***** INPUT MATERIAL
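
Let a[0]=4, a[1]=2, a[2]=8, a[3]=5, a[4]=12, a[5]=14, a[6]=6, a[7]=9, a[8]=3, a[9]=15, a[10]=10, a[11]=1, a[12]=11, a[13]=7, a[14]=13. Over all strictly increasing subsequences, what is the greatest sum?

Let S[i] be the best sum of a strictly increasing subsequence ending at i:
i:      0  1  2  3  4  5  6  7  8  9 10 11 12 13 14
a[i]:   4  2  8  5 12 14  6  9  3 15 10  1 11  7 13
S:      4  2 12  9 24 38 15 24  5 53 34  1 45 22 58
Maximum is 58 (e.g. 4 + 5 + 6 + 9 + 10 + 11 + 13).

58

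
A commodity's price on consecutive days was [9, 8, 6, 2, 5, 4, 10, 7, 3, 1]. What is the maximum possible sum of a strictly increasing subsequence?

19

Let S[i] be the best sum of a strictly increasing subsequence ending at i:
i:      1  2  3  4  5  6  7  8  9 10
a[i]:   9  8  6  2  5  4 10  7  3  1
S:      9  8  6  2  7  6 19 14  5  1
Maximum is 19 (e.g. 9 + 10).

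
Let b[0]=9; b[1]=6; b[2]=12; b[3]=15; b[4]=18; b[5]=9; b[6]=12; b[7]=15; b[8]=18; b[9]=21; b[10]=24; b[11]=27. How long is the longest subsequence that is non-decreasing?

Let dp[i] be the length of the longest such subsequence ending at index i:
i:      0  1  2  3  4  5  6  7  8  9 10 11
b[i]:   9  6 12 15 18  9 12 15 18 21 24 27
dp:     1  1  2  3  4  2  3  4  5  6  7  8
Maximum dp value is 8.

8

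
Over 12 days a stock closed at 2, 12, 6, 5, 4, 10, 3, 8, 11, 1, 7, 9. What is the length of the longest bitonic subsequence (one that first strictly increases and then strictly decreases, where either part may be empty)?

inc[i] = longest strictly increasing subsequence ending at i; dec[i] = longest strictly decreasing subsequence starting at i:
i:      1  2  3  4  5  6  7  8  9 10 11 12
a[i]:   2 12  6  5  4 10  3  8 11  1  7  9
inc:    1  2  2  2  2  3  2  3  4  1  3  4
dec:    2  6  5  4  3  3  2  2  2  1  1  1
Best peak at i=2 (value 12): inc=2, dec=6, length 2+6−1 = 7.

7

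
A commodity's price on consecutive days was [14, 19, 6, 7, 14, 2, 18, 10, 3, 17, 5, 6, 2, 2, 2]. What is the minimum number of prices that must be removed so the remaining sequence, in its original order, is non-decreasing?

11

Fewest deletions = n − (longest non-decreasing subsequence).
i:      1  2  3  4  5  6  7  8  9 10 11 12 13 14 15
a[i]:  14 19  6  7 14  2 18 10  3 17  5  6  2  2  2
dp:     1  2  1  2  3  1  4  3  2  4  3  4  2  3  4
max dp = 4, so deletions = 15 − 4 = 11.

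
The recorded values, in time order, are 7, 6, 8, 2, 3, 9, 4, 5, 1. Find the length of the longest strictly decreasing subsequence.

4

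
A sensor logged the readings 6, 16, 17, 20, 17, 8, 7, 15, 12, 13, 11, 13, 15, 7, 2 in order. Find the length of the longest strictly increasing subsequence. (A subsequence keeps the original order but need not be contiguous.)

Track the smallest tail for each achievable length (strict):
6 → extends → [6]
16 → extends → [6, 16]
17 → extends → [6, 16, 17]
20 → extends → [6, 16, 17, 20]
17 → already a tail → [6, 16, 17, 20]
8 → replaces 16 → [6, 8, 17, 20]
7 → replaces 8 → [6, 7, 17, 20]
15 → replaces 17 → [6, 7, 15, 20]
12 → replaces 15 → [6, 7, 12, 20]
13 → replaces 20 → [6, 7, 12, 13]
11 → replaces 12 → [6, 7, 11, 13]
13 → already a tail → [6, 7, 11, 13]
15 → extends → [6, 7, 11, 13, 15]
7 → already a tail → [6, 7, 11, 13, 15]
2 → replaces 6 → [2, 7, 11, 13, 15]
Five tails, so the longest strictly increasing subsequence has length 5 (e.g. 6, 8, 12, 13, 15).

5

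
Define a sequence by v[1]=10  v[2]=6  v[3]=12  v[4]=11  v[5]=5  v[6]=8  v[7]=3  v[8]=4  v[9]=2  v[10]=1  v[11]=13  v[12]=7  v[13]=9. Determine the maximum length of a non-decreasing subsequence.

Let dp[i] be the length of the longest such subsequence ending at index i:
i:      1  2  3  4  5  6  7  8  9 10 11 12 13
v[i]:  10  6 12 11  5  8  3  4  2  1 13  7  9
dp:     1  1  2  2  1  2  1  2  1  1  3  3  4
Maximum dp value is 4.

4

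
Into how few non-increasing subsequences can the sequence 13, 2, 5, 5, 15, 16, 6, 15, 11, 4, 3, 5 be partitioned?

Place each on the leftmost legal pile:
13 → new pile 1 (tops now [13])
2 → pile 1 (tops now [2])
5 → new pile 2 (tops now [2, 5])
5 → pile 2 (tops now [2, 5])
15 → new pile 3 (tops now [2, 5, 15])
16 → new pile 4 (tops now [2, 5, 15, 16])
6 → pile 3 (tops now [2, 5, 6, 16])
15 → pile 4 (tops now [2, 5, 6, 15])
11 → pile 4 (tops now [2, 5, 6, 11])
4 → pile 2 (tops now [2, 4, 6, 11])
3 → pile 2 (tops now [2, 3, 6, 11])
5 → pile 3 (tops now [2, 3, 5, 11])
Four piles.

4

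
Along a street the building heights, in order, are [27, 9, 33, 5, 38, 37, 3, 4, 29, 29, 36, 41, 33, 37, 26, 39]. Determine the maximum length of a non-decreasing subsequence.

Track the smallest tail for each achievable length (allowing ties):
27 → extends → [27]
9 → replaces 27 → [9]
33 → extends → [9, 33]
5 → replaces 9 → [5, 33]
38 → extends → [5, 33, 38]
37 → replaces 38 → [5, 33, 37]
3 → replaces 5 → [3, 33, 37]
4 → replaces 33 → [3, 4, 37]
29 → replaces 37 → [3, 4, 29]
29 → extends → [3, 4, 29, 29]
36 → extends → [3, 4, 29, 29, 36]
41 → extends → [3, 4, 29, 29, 36, 41]
33 → replaces 36 → [3, 4, 29, 29, 33, 41]
37 → replaces 41 → [3, 4, 29, 29, 33, 37]
26 → replaces 29 → [3, 4, 26, 29, 33, 37]
39 → extends → [3, 4, 26, 29, 33, 37, 39]
Seven tails, so the longest non-decreasing subsequence has length 7 (e.g. 3, 4, 29, 29, 36, 37, 39).

7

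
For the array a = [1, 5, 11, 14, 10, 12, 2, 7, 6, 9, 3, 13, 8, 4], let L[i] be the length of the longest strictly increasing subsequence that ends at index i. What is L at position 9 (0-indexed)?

4

dp[i] = 1 + max{dp[j] : j<i, a[j]<a[i]} (or 1 if no such j):
i:      0  1  2  3  4  5  6  7  8  9 10 11 12 13
a[i]:   1  5 11 14 10 12  2  7  6  9  3 13  8  4
dp:     1  2  3  4  3  4  2  3  3  4  3  5  4  4
At index 9 the value is 4.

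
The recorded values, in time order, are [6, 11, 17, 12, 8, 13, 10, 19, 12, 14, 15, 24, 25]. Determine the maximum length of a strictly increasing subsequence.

Let dp[i] be the length of the longest such subsequence ending at index i:
i:      1  2  3  4  5  6  7  8  9 10 11 12 13
a[i]:   6 11 17 12  8 13 10 19 12 14 15 24 25
dp:     1  2  3  3  2  4  3  5  4  5  6  7  8
Maximum dp value is 8.

8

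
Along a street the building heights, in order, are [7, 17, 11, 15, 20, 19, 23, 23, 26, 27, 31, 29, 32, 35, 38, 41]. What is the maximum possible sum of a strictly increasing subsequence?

Let S[i] be the best sum of a strictly increasing subsequence ending at i:
i:       1   2   3   4   5   6   7   8   9  10  11  12  13  14  15  16
a[i]:    7  17  11  15  20  19  23  23  26  27  31  29  32  35  38  41
S:       7  24  18  33  53  52  76  76 102 129 160 158 192 227 265 306
Maximum is 306 (e.g. 7 + 11 + 15 + 20 + 23 + 26 + 27 + 31 + 32 + 35 + 38 + 41).

306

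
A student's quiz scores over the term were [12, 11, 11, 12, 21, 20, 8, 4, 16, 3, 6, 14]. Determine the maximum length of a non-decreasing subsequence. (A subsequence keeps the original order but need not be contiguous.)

4

Let dp[i] be the length of the longest such subsequence ending at index i:
i:      1  2  3  4  5  6  7  8  9 10 11 12
a[i]:  12 11 11 12 21 20  8  4 16  3  6 14
dp:     1  1  2  3  4  4  1  1  4  1  2  4
Maximum dp value is 4.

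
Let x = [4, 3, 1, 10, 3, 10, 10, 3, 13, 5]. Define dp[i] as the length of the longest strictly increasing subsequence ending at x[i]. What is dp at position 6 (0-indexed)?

dp[i] = 1 + max{dp[j] : j<i, x[j]<x[i]} (or 1 if no such j):
i:      0  1  2  3  4  5  6  7  8  9
x[i]:   4  3  1 10  3 10 10  3 13  5
dp:     1  1  1  2  2  3  3  2  4  3
At index 6 the value is 3.

3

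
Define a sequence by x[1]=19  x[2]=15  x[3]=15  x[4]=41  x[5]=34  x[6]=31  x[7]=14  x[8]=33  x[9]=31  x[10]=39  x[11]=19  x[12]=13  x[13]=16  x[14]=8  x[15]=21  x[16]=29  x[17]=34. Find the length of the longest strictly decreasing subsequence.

Let dp[i] be the longest strictly decreasing subsequence ending at i:
i:      1  2  3  4  5  6  7  8  9 10 11 12 13 14 15 16 17
x[i]:  19 15 15 41 34 31 14 33 31 39 19 13 16  8 21 29 34
dp:     1  2  2  1  2  3  4  3  4  2  5  6  6  7  5  5  3
Maximum is 7.

7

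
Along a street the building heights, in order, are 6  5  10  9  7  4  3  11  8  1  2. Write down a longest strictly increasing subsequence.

6, 10, 11

Patience tails give the LIS length; then backtrack through the dp parents:
6 → extends → [6]
5 → replaces 6 → [5]
10 → extends → [5, 10]
9 → replaces 10 → [5, 9]
7 → replaces 9 → [5, 7]
4 → replaces 5 → [4, 7]
3 → replaces 4 → [3, 7]
11 → extends → [3, 7, 11]
8 → replaces 11 → [3, 7, 8]
1 → replaces 3 → [1, 7, 8]
2 → replaces 7 → [1, 2, 8]
Length 3; one witness is 6, 10, 11.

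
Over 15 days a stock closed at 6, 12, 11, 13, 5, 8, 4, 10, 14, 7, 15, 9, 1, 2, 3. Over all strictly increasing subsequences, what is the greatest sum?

Let S[i] be the best sum of a strictly increasing subsequence ending at i:
i:      1  2  3  4  5  6  7  8  9 10 11 12 13 14 15
a[i]:   6 12 11 13  5  8  4 10 14  7 15  9  1  2  3
S:      6 18 17 31  5 14  4 24 45 13 60 23  1  3  6
Maximum is 60 (e.g. 6 + 12 + 13 + 14 + 15).

60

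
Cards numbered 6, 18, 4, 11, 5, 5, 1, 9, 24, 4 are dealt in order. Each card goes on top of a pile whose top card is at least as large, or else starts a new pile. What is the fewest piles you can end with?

4

Place each on the leftmost legal pile:
6 → new pile 1 (tops now [6])
18 → new pile 2 (tops now [6, 18])
4 → pile 1 (tops now [4, 18])
11 → pile 2 (tops now [4, 11])
5 → pile 2 (tops now [4, 5])
5 → pile 2 (tops now [4, 5])
1 → pile 1 (tops now [1, 5])
9 → new pile 3 (tops now [1, 5, 9])
24 → new pile 4 (tops now [1, 5, 9, 24])
4 → pile 2 (tops now [1, 4, 9, 24])
Four piles.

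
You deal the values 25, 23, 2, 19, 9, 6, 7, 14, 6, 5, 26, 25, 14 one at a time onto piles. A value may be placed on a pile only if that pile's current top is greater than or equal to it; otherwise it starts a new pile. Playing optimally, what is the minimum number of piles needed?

The minimum number of non-increasing subsequences covering a sequence equals the length of its longest strictly increasing subsequence.
LIS length is 5 (e.g. 2, 6, 7, 14, 26), so 5 piles are needed.

5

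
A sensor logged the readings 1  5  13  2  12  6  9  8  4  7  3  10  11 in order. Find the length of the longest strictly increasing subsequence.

6

Track the smallest tail for each achievable length (strict):
1 → extends → [1]
5 → extends → [1, 5]
13 → extends → [1, 5, 13]
2 → replaces 5 → [1, 2, 13]
12 → replaces 13 → [1, 2, 12]
6 → replaces 12 → [1, 2, 6]
9 → extends → [1, 2, 6, 9]
8 → replaces 9 → [1, 2, 6, 8]
4 → replaces 6 → [1, 2, 4, 8]
7 → replaces 8 → [1, 2, 4, 7]
3 → replaces 4 → [1, 2, 3, 7]
10 → extends → [1, 2, 3, 7, 10]
11 → extends → [1, 2, 3, 7, 10, 11]
Six tails, so the longest strictly increasing subsequence has length 6 (e.g. 1, 5, 6, 9, 10, 11).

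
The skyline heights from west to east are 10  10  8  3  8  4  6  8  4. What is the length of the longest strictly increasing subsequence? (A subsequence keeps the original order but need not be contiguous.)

4

Let dp[i] be the length of the longest such subsequence ending at index i:
i:      1  2  3  4  5  6  7  8  9
a[i]:  10 10  8  3  8  4  6  8  4
dp:     1  1  1  1  2  2  3  4  2
Maximum dp value is 4.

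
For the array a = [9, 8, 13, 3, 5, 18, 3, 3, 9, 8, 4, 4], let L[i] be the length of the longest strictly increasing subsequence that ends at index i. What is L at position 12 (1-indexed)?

2

dp[i] = 1 + max{dp[j] : j<i, a[j]<a[i]} (or 1 if no such j):
i:      1  2  3  4  5  6  7  8  9 10 11 12
a[i]:   9  8 13  3  5 18  3  3  9  8  4  4
dp:     1  1  2  1  2  3  1  1  3  3  2  2
At index 12 the value is 2.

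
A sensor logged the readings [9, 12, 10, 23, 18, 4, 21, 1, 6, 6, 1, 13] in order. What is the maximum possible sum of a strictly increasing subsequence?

Let S[i] be the best sum of a strictly increasing subsequence ending at i:
i:      1  2  3  4  5  6  7  8  9 10 11 12
a[i]:   9 12 10 23 18  4 21  1  6  6  1 13
S:      9 21 19 44 39  4 60  1 10 10  1 34
Maximum is 60 (e.g. 9 + 12 + 18 + 21).

60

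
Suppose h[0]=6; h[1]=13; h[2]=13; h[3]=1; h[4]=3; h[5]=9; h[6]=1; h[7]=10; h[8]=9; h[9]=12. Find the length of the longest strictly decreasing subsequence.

3

Let dp[i] be the longest strictly decreasing subsequence ending at i:
i:      0  1  2  3  4  5  6  7  8  9
h[i]:   6 13 13  1  3  9  1 10  9 12
dp:     1  1  1  2  2  2  3  2  3  2
Maximum is 3.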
**********
*WHAT THE EXERCISE ASKS*
The answer must be the line containing "position 12 (1-indexed)?" and every line after it to the end of the records, repeated exactly.

*WRITTEN SOLUTION*
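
For the array a = [9, 8, 13, 3, 5, 18, 3, 3, 9, 8, 4, 4], let L[i] be the length of the longest strictly increasing subsequence that ends at index i. What is L at position 12 (1-indexed)?

2

dp[i] = 1 + max{dp[j] : j<i, a[j]<a[i]} (or 1 if no such j):
i:      1  2  3  4  5  6  7  8  9 10 11 12
a[i]:   9  8 13  3  5 18  3  3  9  8  4  4
dp:     1  1  2  1  2  3  1  1  3  3  2  2
At index 12 the value is 2.

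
A sensor logged the readings [9, 12, 10, 23, 18, 4, 21, 1, 6, 6, 1, 13] in order. What is the maximum possible sum of a strictly increasing subsequence?

Let S[i] be the best sum of a strictly increasing subsequence ending at i:
i:      1  2  3  4  5  6  7  8  9 10 11 12
a[i]:   9 12 10 23 18  4 21  1  6  6  1 13
S:      9 21 19 44 39  4 60  1 10 10  1 34
Maximum is 60 (e.g. 9 + 12 + 18 + 21).

60

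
Suppose h[0]=6; h[1]=13; h[2]=13; h[3]=1; h[4]=3; h[5]=9; h[6]=1; h[7]=10; h[8]=9; h[9]=12. Find the length of the longest strictly decreasing subsequence.

3

Let dp[i] be the longest strictly decreasing subsequence ending at i:
i:      0  1  2  3  4  5  6  7  8  9
h[i]:   6 13 13  1  3  9  1 10  9 12
dp:     1  1  1  2  2  2  3  2  3  2
Maximum is 3.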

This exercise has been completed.